• _WORK INSTRUCTION_
The data that follows should be copied out exactly.
--------------------------------
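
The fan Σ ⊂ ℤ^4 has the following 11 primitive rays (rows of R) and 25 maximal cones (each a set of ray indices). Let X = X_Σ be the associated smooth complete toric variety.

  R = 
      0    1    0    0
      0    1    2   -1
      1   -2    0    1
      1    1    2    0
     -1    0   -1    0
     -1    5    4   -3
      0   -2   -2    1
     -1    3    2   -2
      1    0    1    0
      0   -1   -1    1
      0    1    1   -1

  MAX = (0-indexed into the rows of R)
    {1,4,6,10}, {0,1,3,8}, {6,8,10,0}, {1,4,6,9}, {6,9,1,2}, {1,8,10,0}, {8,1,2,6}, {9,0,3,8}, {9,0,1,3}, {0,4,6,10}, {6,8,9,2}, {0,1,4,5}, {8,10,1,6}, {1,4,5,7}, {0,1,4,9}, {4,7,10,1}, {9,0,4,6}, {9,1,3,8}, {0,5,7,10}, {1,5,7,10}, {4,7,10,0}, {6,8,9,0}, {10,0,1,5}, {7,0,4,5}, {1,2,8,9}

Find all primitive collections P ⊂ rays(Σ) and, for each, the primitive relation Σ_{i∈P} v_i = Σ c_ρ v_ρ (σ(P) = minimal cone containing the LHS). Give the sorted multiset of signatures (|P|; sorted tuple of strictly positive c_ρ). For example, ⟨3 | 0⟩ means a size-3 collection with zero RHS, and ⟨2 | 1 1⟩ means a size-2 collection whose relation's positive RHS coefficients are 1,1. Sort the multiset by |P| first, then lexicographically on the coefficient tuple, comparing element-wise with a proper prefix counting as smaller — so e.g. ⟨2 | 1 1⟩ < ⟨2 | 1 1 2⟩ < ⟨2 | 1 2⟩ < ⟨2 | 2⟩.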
--------------------------------
• _COMPLETED EXERCISE_
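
The fan Σ ⊂ ℤ^4 has the following 11 primitive rays (rows of R) and 25 maximal cones (each a set of ray indices). Let X = X_Σ be the associated smooth complete toric variety.

  R = 
      0    1    0    0
      0    1    2   -1
      1   -2    0    1
      1    1    2    0
     -1    0   -1    0
     -1    5    4   -3
      0   -2   -2    1
     -1    3    2   -2
      1    0    1    0
      0   -1   -1    1
      0    1    1   -1

  MAX = (0-indexed into the rows of R)
    {1,4,6,10}, {0,1,3,8}, {6,8,10,0}, {1,4,6,9}, {6,9,1,2}, {1,8,10,0}, {8,1,2,6}, {9,0,3,8}, {9,0,1,3}, {0,4,6,10}, {6,8,9,2}, {0,1,4,5}, {8,10,1,6}, {1,4,5,7}, {0,1,4,9}, {4,7,10,1}, {9,0,4,6}, {9,1,3,8}, {0,5,7,10}, {1,5,7,10}, {4,7,10,0}, {6,8,9,0}, {10,0,1,5}, {7,0,4,5}, {1,2,8,9}

Find all primitive collections P ⊂ rays(Σ) and, for each, the primitive relation Σ_{i∈P} v_i = Σ c_ρ v_ρ (σ(P) = minimal cone containing the LHS). Give the sorted multiset of signatures (|P|; sorted tuple of strictly positive c_ρ). For example, ⟨3 | 0⟩ means a size-3 collection with zero RHS, and ⟨2 | 1 1⟩ means a size-2 collection whose relation's positive RHS coefficients are 1,1. Sort the multiset by |P| first, then lexicographically on the coefficient tuple, comparing element-wise with a proper prefix counting as smaller — so e.g. ⟨2 | 1 1⟩ < ⟨2 | 1 1 2⟩ < ⟨2 | 1 2⟩ < ⟨2 | 2⟩.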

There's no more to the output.